_What you should do_. Take each line below that has "cycle" and copy it.
+ + +
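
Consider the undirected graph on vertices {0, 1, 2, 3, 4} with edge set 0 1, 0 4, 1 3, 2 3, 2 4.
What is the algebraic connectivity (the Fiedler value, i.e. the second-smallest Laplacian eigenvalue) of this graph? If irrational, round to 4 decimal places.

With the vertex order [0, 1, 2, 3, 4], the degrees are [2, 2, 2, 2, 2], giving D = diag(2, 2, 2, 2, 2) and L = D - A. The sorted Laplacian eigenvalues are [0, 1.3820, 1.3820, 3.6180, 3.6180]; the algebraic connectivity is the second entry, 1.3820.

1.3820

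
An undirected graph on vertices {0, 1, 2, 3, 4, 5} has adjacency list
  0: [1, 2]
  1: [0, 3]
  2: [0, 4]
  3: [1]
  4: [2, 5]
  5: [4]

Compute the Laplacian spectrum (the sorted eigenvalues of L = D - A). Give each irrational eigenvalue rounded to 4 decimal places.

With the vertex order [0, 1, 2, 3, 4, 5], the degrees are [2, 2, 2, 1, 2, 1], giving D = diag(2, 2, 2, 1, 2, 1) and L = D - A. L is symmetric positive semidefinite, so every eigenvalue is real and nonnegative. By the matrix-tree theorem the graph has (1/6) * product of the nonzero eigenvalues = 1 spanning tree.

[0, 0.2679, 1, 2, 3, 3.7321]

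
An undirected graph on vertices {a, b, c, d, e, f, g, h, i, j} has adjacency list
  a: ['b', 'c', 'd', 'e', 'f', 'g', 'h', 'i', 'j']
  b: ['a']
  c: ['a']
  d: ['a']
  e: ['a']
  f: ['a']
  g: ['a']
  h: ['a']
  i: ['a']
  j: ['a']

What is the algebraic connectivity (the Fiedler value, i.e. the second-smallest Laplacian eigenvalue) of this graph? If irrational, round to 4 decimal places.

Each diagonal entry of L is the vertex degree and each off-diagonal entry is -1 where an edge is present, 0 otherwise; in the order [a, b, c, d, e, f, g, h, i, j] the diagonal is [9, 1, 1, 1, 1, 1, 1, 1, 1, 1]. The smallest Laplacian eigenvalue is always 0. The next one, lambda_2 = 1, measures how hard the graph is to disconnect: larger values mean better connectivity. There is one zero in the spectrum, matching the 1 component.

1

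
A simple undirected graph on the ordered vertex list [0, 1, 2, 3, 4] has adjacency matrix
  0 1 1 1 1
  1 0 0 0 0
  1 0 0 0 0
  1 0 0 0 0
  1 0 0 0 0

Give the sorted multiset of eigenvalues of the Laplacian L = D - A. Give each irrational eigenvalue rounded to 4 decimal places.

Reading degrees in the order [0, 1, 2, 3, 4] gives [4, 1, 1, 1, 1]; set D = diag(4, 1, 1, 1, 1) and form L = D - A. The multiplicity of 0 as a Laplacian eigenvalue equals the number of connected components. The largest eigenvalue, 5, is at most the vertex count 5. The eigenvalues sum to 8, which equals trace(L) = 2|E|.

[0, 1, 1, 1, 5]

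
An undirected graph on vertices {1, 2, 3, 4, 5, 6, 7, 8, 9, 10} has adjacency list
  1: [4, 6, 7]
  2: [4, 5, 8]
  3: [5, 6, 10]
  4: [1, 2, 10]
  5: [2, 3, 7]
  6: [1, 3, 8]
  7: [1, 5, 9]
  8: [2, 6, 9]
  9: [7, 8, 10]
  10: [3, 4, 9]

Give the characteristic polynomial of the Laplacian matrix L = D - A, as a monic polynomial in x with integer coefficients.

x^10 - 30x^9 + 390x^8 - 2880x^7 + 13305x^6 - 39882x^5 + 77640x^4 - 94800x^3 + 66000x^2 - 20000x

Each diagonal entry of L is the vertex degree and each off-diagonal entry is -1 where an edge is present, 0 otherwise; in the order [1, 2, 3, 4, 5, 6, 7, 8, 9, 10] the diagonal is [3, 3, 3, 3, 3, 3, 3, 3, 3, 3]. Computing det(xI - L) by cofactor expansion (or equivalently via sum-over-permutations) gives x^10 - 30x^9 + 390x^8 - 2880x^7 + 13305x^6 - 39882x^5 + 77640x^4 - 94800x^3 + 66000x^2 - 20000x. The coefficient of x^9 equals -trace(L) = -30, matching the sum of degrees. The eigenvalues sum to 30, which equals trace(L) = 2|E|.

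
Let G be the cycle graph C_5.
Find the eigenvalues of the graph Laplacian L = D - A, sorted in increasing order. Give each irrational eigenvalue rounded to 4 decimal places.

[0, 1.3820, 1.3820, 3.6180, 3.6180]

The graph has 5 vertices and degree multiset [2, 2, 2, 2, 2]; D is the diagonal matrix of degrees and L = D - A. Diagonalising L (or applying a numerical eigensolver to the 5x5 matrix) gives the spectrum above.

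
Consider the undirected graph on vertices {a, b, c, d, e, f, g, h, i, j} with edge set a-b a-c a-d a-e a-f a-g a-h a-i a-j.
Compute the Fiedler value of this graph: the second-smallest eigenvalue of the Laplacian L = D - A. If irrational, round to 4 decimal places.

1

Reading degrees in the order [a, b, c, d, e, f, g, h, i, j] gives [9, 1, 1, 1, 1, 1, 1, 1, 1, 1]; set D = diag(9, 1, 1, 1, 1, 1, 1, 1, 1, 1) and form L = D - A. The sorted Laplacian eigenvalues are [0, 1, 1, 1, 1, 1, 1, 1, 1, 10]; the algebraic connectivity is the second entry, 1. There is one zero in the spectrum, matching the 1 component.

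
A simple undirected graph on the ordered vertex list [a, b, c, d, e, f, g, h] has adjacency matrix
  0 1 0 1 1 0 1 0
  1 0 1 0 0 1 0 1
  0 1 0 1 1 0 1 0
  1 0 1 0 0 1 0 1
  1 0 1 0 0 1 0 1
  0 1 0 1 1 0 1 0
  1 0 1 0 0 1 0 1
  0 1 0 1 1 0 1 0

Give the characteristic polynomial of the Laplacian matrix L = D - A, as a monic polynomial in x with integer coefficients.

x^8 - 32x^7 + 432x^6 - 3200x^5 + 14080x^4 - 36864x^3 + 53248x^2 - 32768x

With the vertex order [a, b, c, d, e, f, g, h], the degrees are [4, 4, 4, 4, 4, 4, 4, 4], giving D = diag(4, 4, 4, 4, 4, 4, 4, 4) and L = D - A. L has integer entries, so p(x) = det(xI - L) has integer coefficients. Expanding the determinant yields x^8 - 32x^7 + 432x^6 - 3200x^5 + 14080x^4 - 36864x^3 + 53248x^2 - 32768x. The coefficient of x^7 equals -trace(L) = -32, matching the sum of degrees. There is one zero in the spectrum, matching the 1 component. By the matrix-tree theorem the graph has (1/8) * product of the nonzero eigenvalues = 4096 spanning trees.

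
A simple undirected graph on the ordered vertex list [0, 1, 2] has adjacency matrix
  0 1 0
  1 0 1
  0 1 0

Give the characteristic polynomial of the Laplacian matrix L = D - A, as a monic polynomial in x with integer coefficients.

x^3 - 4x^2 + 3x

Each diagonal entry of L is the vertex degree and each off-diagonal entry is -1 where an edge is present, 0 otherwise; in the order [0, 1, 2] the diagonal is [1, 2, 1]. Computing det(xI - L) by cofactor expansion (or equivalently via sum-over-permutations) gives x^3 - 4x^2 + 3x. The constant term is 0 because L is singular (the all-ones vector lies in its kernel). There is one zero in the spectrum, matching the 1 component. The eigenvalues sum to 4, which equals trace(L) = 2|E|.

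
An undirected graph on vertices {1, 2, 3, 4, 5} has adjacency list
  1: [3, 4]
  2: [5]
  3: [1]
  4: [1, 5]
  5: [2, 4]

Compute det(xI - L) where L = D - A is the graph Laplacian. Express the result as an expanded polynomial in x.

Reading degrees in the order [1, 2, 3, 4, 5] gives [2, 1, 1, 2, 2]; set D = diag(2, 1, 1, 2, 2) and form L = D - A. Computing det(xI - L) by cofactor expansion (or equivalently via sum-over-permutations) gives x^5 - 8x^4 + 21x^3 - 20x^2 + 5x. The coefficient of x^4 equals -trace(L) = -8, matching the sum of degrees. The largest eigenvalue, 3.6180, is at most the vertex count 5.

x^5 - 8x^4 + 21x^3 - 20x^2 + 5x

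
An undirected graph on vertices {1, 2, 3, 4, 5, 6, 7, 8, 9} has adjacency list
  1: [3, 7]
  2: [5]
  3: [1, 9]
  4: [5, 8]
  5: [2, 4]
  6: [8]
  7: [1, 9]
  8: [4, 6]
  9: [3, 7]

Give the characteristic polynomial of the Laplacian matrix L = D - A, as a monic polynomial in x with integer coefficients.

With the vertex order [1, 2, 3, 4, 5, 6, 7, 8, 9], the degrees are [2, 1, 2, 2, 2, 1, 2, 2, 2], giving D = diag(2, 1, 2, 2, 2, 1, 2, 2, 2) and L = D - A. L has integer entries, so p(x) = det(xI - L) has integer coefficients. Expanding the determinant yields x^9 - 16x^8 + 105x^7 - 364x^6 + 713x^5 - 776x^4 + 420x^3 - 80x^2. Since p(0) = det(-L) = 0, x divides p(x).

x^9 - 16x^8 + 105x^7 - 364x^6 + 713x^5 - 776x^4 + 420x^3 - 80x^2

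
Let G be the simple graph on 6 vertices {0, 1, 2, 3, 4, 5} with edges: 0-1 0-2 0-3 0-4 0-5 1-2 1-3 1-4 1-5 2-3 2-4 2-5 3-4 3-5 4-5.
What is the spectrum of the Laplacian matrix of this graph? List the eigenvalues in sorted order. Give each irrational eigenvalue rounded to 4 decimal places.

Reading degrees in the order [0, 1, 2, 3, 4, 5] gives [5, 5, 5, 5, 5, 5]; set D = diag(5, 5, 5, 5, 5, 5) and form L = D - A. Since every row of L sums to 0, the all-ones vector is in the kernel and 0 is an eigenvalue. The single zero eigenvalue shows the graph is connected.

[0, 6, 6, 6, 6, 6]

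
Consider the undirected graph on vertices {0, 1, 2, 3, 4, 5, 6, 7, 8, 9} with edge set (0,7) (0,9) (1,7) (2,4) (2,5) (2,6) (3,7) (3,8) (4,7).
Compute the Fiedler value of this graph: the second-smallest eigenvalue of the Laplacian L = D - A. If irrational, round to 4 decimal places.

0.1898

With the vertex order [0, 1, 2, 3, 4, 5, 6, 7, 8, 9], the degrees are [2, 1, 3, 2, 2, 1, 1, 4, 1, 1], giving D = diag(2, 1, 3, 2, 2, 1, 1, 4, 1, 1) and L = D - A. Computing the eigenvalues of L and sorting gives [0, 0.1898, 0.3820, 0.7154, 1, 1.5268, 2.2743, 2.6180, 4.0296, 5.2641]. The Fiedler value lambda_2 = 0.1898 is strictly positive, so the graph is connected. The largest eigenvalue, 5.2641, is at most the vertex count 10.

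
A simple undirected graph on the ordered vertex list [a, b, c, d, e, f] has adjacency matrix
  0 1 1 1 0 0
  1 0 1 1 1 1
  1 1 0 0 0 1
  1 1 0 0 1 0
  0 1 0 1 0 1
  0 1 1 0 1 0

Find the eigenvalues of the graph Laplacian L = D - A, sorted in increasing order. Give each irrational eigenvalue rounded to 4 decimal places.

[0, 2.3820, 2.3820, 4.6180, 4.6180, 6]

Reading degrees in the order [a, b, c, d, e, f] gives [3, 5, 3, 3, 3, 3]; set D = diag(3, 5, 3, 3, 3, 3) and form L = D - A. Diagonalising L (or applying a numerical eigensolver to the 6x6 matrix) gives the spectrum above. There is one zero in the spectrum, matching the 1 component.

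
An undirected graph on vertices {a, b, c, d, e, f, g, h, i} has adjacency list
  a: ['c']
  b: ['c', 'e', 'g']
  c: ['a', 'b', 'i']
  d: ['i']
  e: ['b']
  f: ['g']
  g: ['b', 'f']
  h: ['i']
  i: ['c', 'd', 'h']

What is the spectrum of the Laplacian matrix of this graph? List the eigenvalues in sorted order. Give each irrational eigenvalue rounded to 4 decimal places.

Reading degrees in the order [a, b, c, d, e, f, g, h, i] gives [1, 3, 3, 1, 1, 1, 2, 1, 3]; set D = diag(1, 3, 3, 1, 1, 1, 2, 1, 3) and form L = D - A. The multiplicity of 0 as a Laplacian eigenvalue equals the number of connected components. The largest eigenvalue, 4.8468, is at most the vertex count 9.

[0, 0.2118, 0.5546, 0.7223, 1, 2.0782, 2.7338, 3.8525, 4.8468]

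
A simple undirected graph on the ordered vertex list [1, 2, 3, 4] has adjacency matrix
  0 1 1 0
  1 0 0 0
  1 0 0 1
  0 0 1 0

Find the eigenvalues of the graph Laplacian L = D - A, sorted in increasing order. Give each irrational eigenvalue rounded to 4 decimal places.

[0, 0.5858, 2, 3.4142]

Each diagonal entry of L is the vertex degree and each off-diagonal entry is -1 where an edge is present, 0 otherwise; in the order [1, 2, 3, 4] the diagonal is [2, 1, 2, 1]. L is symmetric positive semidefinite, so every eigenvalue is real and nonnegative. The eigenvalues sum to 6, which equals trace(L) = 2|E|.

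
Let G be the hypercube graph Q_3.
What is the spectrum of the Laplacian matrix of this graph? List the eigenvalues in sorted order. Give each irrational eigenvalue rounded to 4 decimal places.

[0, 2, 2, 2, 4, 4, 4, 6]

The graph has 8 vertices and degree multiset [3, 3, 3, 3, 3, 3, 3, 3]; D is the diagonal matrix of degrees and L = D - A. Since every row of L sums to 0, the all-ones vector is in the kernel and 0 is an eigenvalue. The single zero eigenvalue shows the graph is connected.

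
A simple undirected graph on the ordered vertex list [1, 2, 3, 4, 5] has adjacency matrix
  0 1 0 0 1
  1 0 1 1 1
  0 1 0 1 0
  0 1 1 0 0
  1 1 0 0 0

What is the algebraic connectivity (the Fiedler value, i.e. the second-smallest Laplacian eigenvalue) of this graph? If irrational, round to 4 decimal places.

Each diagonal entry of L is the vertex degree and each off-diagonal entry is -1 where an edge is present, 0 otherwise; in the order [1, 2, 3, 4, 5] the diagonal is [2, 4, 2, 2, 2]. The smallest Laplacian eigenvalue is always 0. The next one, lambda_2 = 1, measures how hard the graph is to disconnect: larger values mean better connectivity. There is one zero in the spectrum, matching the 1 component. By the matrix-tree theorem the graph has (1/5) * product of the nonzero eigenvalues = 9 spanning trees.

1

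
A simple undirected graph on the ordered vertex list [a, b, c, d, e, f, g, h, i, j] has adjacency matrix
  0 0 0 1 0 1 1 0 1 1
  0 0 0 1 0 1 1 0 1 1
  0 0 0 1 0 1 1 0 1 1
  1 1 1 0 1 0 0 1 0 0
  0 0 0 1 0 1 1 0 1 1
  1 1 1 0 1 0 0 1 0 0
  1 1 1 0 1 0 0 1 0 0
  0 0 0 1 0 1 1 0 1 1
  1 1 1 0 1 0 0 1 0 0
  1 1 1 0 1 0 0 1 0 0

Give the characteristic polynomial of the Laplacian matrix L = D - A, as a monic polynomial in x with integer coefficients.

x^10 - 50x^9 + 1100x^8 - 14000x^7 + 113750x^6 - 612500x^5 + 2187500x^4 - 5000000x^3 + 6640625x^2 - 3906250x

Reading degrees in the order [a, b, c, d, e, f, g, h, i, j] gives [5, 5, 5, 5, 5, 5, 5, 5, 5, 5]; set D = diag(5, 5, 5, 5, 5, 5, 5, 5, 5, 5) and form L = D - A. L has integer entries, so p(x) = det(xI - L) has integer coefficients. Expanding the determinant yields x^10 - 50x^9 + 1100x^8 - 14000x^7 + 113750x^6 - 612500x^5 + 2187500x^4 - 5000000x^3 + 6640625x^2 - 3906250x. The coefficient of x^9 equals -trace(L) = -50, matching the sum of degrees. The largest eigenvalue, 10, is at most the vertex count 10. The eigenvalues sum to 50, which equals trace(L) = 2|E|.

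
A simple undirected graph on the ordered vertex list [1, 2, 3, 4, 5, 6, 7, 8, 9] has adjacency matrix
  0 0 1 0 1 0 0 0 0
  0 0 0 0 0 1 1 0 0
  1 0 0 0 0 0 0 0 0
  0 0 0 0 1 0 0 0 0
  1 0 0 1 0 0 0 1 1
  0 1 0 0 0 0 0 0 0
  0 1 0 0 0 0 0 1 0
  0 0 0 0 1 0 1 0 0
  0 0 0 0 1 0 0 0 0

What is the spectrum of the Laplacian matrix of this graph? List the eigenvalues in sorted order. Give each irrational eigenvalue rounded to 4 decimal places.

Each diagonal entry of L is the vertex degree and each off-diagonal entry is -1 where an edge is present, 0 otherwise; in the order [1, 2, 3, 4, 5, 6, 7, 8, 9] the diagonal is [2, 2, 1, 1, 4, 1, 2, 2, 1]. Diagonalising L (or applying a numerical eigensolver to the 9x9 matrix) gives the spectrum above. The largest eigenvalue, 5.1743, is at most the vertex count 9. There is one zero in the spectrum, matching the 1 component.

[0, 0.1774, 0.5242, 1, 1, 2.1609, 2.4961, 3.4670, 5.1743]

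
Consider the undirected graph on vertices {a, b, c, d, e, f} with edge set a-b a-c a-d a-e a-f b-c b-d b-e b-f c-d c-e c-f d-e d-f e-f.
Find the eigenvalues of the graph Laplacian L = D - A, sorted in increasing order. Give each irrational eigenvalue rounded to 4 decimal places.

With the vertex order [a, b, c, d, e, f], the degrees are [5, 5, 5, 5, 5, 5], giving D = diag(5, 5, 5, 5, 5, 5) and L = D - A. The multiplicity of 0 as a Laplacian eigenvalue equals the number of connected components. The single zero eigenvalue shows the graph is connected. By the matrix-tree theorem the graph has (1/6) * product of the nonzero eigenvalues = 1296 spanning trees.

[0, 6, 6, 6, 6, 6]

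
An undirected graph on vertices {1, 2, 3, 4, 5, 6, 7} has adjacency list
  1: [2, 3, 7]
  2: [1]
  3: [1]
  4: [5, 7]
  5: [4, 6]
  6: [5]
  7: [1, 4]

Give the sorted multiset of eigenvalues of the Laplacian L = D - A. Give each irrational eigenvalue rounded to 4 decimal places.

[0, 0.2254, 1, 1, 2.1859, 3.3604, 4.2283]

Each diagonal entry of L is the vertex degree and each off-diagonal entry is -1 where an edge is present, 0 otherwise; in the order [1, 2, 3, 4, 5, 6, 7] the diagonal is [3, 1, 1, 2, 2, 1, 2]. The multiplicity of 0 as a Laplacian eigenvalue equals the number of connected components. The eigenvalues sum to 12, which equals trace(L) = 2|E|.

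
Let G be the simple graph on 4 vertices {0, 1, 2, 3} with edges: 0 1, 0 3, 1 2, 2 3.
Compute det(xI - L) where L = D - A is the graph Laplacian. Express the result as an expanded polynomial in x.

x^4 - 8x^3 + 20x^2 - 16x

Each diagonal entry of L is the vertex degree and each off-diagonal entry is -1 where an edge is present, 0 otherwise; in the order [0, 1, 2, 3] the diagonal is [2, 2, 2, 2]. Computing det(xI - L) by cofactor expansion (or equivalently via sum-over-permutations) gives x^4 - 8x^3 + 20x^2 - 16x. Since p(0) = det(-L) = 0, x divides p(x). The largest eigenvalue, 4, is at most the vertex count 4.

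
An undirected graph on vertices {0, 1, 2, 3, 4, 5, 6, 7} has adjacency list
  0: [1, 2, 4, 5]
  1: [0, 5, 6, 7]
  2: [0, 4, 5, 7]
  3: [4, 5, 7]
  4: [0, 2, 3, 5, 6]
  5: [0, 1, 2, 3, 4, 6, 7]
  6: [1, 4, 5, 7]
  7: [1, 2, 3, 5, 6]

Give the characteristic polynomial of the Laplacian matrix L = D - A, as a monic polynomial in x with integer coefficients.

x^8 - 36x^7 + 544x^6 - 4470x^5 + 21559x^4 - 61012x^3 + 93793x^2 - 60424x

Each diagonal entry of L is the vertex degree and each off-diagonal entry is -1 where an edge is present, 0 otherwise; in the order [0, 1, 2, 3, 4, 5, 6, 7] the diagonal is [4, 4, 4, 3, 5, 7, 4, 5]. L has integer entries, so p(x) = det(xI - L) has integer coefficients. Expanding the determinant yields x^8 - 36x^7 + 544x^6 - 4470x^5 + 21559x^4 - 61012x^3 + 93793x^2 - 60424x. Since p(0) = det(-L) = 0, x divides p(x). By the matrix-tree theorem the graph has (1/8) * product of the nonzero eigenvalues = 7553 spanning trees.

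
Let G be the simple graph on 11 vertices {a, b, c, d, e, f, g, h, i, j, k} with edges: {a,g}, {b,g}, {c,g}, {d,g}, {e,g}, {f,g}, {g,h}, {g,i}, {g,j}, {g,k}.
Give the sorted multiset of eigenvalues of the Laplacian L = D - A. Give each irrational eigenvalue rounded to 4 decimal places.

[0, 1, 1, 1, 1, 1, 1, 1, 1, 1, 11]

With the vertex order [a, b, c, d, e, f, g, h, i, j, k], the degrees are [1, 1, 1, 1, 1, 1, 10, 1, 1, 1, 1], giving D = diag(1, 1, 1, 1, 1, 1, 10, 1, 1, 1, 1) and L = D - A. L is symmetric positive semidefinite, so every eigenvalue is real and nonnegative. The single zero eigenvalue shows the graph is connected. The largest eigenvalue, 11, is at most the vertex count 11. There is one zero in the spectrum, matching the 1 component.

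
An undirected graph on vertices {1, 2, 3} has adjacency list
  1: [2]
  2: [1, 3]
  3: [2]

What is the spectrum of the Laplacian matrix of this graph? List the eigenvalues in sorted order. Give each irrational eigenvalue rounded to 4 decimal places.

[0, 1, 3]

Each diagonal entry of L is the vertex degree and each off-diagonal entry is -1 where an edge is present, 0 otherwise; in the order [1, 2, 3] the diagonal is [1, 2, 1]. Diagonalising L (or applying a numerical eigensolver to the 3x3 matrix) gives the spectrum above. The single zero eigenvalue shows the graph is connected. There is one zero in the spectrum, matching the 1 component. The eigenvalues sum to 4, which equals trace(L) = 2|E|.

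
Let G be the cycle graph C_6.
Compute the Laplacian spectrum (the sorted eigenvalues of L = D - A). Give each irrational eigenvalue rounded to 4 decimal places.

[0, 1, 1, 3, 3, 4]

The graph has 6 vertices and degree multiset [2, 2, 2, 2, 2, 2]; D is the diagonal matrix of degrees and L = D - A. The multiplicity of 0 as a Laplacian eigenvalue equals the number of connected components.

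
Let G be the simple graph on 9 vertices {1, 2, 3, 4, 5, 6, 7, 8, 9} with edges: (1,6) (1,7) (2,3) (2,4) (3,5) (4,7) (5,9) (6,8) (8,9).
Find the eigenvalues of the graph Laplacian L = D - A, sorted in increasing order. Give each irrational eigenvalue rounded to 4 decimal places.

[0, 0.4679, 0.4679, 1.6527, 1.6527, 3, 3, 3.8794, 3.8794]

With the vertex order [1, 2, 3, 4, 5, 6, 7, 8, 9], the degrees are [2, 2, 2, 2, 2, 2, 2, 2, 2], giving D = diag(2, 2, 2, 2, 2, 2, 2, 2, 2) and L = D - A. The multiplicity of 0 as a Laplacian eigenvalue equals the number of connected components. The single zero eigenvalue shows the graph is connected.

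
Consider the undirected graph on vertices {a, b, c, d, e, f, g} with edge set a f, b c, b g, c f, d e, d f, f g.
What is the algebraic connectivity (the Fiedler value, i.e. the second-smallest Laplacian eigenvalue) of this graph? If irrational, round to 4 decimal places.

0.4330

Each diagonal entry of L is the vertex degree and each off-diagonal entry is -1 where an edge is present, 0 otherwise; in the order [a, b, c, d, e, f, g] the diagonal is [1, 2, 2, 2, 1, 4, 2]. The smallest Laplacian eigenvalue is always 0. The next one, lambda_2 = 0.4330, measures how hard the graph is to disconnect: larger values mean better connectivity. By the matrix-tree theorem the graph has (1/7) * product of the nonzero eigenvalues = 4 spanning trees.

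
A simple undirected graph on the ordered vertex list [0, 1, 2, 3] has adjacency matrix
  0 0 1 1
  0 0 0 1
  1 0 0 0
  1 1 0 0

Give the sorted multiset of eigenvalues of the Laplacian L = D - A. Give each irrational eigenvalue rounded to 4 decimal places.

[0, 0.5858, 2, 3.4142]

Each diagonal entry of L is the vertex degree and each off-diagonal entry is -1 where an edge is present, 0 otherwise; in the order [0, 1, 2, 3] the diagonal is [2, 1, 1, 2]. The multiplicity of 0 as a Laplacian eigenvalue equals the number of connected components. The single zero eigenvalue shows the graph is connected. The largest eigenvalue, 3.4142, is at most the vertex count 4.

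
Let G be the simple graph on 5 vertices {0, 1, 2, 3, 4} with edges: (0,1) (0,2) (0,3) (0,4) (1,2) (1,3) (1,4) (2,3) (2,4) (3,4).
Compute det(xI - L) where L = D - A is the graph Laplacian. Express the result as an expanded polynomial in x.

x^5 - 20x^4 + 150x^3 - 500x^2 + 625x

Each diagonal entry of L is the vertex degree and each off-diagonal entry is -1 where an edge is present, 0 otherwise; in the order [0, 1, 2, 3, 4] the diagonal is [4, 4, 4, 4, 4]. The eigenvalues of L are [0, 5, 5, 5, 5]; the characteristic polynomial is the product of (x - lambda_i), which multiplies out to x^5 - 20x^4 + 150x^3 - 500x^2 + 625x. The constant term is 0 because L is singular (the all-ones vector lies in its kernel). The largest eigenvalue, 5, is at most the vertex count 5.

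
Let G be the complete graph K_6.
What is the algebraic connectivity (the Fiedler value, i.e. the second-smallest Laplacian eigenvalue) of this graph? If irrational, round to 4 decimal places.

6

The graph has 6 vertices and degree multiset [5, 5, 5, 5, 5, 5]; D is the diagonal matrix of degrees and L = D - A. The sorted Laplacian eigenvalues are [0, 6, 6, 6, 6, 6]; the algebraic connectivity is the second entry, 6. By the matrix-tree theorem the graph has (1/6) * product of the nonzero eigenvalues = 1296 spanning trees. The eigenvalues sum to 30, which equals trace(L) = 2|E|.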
+ + +
_Output of the task_.
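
Let G be the cycle graph C_5.
Let G be the cycle graph C_6.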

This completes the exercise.